[INPUT RECORDS Boundary: Start]

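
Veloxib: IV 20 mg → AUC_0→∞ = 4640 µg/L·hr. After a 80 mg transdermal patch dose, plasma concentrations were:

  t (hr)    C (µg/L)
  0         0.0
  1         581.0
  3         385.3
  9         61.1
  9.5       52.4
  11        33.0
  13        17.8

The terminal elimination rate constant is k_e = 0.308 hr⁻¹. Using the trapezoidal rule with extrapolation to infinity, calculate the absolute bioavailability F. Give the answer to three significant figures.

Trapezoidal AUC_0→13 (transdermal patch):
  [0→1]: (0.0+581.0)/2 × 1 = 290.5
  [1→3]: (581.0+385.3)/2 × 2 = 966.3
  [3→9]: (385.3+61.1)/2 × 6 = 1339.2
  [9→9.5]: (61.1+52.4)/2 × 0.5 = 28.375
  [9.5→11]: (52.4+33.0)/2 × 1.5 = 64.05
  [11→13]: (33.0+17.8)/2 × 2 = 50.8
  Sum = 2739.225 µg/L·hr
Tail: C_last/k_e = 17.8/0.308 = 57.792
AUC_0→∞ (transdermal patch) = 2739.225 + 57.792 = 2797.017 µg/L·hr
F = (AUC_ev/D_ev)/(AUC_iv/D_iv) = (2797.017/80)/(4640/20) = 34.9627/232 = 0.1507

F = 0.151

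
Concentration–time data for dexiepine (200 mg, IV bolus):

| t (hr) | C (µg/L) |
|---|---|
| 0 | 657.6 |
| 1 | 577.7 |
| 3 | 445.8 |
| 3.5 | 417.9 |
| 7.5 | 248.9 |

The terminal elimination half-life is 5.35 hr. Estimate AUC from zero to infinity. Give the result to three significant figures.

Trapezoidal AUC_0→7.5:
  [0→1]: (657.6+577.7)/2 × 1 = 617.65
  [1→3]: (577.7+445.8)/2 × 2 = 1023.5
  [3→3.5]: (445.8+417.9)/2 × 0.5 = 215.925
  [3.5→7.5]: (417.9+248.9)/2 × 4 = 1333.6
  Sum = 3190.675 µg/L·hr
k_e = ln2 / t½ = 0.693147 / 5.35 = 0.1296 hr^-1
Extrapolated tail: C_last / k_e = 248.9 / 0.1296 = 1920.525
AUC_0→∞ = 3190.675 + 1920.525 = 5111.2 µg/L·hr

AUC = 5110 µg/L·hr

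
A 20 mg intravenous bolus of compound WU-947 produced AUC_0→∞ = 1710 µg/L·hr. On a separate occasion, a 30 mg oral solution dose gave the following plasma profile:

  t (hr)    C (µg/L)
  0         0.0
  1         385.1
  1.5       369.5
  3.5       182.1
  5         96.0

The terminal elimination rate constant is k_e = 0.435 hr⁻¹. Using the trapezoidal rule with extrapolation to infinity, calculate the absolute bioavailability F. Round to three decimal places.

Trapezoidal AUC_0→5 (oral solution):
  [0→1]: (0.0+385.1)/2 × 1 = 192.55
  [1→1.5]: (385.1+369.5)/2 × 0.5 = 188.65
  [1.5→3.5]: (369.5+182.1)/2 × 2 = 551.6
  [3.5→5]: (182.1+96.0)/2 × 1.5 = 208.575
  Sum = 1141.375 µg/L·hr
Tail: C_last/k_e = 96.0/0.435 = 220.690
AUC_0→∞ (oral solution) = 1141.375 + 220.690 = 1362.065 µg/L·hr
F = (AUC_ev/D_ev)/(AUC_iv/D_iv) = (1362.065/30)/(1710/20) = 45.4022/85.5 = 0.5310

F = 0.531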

[INPUT RECORDS Boundary: End]
[INPUT RECORDS Boundary: Start]

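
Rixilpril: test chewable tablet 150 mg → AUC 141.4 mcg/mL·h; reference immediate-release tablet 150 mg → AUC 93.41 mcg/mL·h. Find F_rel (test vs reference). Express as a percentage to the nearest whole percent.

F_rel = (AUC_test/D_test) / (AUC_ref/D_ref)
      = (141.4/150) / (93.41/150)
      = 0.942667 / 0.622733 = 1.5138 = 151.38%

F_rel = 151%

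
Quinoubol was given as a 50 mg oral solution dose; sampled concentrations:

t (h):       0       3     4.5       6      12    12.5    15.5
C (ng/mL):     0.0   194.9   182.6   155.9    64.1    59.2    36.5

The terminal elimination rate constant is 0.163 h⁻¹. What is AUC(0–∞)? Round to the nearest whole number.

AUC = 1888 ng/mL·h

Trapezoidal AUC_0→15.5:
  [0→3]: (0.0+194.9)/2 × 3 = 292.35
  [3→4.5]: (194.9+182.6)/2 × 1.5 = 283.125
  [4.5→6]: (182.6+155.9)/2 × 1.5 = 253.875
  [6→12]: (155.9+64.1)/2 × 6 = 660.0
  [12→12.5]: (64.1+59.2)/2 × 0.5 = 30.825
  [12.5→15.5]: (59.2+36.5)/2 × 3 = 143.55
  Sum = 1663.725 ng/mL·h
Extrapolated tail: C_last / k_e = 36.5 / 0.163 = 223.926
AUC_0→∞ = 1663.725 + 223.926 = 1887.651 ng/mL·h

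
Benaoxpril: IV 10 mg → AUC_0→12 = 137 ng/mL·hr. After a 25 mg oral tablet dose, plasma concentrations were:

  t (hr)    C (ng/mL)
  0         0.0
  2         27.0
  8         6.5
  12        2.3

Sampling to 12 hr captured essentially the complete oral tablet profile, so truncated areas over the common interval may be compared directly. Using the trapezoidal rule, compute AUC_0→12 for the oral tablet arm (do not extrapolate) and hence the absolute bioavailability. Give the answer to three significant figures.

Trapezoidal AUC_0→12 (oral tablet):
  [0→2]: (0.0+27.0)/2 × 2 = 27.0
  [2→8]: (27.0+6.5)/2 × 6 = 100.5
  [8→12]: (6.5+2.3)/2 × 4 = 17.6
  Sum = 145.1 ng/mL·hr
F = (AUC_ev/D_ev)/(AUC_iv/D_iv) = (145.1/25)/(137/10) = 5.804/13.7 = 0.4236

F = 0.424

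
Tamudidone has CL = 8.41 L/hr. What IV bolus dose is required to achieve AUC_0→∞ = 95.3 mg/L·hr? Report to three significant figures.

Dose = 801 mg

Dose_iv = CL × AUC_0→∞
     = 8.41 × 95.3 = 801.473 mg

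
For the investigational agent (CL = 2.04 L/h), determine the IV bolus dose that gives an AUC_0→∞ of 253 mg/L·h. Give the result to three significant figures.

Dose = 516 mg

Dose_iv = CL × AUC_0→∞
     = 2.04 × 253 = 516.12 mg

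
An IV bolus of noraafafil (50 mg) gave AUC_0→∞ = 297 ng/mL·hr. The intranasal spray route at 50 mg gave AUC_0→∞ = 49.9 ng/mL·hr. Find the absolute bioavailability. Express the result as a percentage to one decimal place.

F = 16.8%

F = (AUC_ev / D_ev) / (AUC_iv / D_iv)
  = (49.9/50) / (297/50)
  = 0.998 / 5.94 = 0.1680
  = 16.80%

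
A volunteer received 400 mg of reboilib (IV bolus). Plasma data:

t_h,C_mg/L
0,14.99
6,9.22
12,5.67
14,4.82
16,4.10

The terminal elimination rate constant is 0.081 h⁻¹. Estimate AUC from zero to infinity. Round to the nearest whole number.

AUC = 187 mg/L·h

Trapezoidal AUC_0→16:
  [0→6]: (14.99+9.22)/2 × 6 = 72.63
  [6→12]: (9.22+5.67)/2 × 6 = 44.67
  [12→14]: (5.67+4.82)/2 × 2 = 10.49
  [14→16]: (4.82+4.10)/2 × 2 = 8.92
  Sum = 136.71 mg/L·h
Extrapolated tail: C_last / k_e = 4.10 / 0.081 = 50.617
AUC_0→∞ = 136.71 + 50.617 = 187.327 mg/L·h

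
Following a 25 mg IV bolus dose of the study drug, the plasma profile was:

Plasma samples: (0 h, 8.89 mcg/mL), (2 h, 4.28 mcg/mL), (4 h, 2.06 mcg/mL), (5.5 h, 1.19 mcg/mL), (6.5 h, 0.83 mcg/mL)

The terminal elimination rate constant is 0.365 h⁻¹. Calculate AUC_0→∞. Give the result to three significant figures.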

[INPUT RECORDS Boundary: End]

## TASK GOAL
In the lines above, locate the string "After". Copy every line where it occurs.

## ANSWER BELOW
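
Veloxib: IV 20 mg → AUC_0→∞ = 4640 µg/L·hr. After a 80 mg transdermal patch dose, plasma concentrations were:
Benaoxpril: IV 10 mg → AUC_0→12 = 137 ng/mL·hr. After a 25 mg oral tablet dose, plasma concentrations were: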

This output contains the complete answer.